▶ [Exercise prompt]: Set down, exactly and in full, the line holding "Dorne | 111341 |" and all the lines after it until the listing ends, and nothing else.

▶ [Data shown]:
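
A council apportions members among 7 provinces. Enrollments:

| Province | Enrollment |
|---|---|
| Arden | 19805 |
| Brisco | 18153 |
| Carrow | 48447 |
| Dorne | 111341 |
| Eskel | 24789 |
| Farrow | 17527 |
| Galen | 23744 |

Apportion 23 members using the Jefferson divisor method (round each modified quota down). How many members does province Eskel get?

2

Standard divisor 263806/23 ≈ 11469.826; standard quotas: Arden 1.727, Brisco 1.583, Carrow 4.224, Dorne 9.707, Eskel 2.161, Farrow 1.528, Galen 2.070.
Rounding down gives 1, 1, 4, 9, 2, 1, 2 = 20 seats, so the divisor must be adjusted.
With modified divisor 9800: modified quotas Arden 2.021, Brisco 1.852, Carrow 4.944, Dorne 11.361, Eskel 2.529, Farrow 1.788, Galen 2.423.
Rounding down: Arden 2, Brisco 1, Carrow 4, Dorne 11, Eskel 2, Farrow 1, Galen 2 (total 23).
Eskel receives 2.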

▶ [Task solution]:
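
| Dorne | 111341 |
| Eskel | 24789 |
| Farrow | 17527 |
| Galen | 23744 |

Apportion 23 members using the Jefferson divisor method (round each modified quota down). How many members does province Eskel get?

2

Standard divisor 263806/23 ≈ 11469.826; standard quotas: Arden 1.727, Brisco 1.583, Carrow 4.224, Dorne 9.707, Eskel 2.161, Farrow 1.528, Galen 2.070.
Rounding down gives 1, 1, 4, 9, 2, 1, 2 = 20 seats, so the divisor must be adjusted.
With modified divisor 9800: modified quotas Arden 2.021, Brisco 1.852, Carrow 4.944, Dorne 11.361, Eskel 2.529, Farrow 1.788, Galen 2.423.
Rounding down: Arden 2, Brisco 1, Carrow 4, Dorne 11, Eskel 2, Farrow 1, Galen 2 (total 23).
Eskel receives 2.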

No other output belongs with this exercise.